• EXERCISE:
The answer must be every line of the records in which the string "identity" appears.

(Stored data)

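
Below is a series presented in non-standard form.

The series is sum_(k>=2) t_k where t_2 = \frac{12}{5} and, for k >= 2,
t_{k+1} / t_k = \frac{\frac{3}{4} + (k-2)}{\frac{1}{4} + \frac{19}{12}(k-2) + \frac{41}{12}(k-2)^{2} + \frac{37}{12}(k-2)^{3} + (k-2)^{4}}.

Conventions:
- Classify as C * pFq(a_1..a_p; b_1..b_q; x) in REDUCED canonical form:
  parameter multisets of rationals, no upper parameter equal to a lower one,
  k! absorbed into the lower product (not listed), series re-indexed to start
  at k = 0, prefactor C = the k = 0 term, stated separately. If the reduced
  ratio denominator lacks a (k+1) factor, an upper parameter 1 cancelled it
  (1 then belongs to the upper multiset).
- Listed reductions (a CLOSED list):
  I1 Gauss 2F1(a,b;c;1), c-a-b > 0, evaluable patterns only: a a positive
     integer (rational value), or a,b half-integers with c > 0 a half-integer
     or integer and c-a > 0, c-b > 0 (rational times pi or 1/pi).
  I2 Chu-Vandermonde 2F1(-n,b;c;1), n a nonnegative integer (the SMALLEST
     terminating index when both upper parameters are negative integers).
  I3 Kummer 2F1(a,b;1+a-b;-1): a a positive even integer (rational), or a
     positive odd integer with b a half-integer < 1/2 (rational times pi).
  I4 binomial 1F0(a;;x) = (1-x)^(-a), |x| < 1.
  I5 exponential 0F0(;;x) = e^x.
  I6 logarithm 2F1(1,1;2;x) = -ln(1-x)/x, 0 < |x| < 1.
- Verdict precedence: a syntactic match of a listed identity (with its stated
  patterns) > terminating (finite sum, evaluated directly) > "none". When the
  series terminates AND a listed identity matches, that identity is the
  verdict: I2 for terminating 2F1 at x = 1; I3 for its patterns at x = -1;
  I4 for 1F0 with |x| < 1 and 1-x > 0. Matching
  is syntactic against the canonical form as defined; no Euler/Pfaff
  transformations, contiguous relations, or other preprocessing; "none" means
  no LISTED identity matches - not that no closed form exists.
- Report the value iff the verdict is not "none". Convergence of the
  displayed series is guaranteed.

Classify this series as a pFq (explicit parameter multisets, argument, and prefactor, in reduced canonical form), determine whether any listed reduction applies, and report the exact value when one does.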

• OUTPUT OF THE TASK:
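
- Verdict precedence: a syntactic match of a listed identity (with its stated
  series terminates AND a listed identity matches, that identity is the
  no LISTED identity matches - not that no closed form exists.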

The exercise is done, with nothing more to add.